Required action: Copy the full listing exactly.

Dataset extract:

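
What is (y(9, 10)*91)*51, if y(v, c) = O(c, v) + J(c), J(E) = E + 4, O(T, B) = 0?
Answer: 64974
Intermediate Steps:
J(E) = 4 + E
y(v, c) = 4 + c (y(v, c) = 0 + (4 + c) = 4 + c)
(y(9, 10)*91)*51 = ((4 + 10)*91)*51 = (14*91)*51 = 1274*51 = 64974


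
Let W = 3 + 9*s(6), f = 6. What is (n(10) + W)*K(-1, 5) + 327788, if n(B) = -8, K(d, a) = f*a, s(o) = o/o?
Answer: 327908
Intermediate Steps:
s(o) = 1
K(d, a) = 6*a
W = 12 (W = 3 + 9*1 = 3 + 9 = 12)
(n(10) + W)*K(-1, 5) + 327788 = (-8 + 12)*(6*5) + 327788 = 4*30 + 327788 = 120 + 327788 = 327908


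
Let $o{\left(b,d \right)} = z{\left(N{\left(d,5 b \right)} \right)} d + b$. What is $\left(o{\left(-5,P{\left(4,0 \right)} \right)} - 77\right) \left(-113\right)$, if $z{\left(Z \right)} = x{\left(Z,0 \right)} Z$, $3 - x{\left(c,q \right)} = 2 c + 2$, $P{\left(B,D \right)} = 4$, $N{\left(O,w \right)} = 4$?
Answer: $21922$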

Response to this task:
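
What is (y(9, 10)*91)*51, if y(v, c) = O(c, v) + J(c), J(E) = E + 4, O(T, B) = 0?
Answer: 64974
Intermediate Steps:
J(E) = 4 + E
y(v, c) = 4 + c (y(v, c) = 0 + (4 + c) = 4 + c)
(y(9, 10)*91)*51 = ((4 + 10)*91)*51 = (14*91)*51 = 1274*51 = 64974


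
Let W = 3 + 9*s(6), f = 6. What is (n(10) + W)*K(-1, 5) + 327788, if n(B) = -8, K(d, a) = f*a, s(o) = o/o?
Answer: 327908
Intermediate Steps:
s(o) = 1
K(d, a) = 6*a
W = 12 (W = 3 + 9*1 = 3 + 9 = 12)
(n(10) + W)*K(-1, 5) + 327788 = (-8 + 12)*(6*5) + 327788 = 4*30 + 327788 = 120 + 327788 = 327908


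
Let $o{\left(b,d \right)} = z{\left(N{\left(d,5 b \right)} \right)} d + b$. What is $\left(o{\left(-5,P{\left(4,0 \right)} \right)} - 77\right) \left(-113\right)$, if $z{\left(Z \right)} = x{\left(Z,0 \right)} Z$, $3 - x{\left(c,q \right)} = 2 c + 2$, $P{\left(B,D \right)} = 4$, $N{\left(O,w \right)} = 4$?
Answer: $21922$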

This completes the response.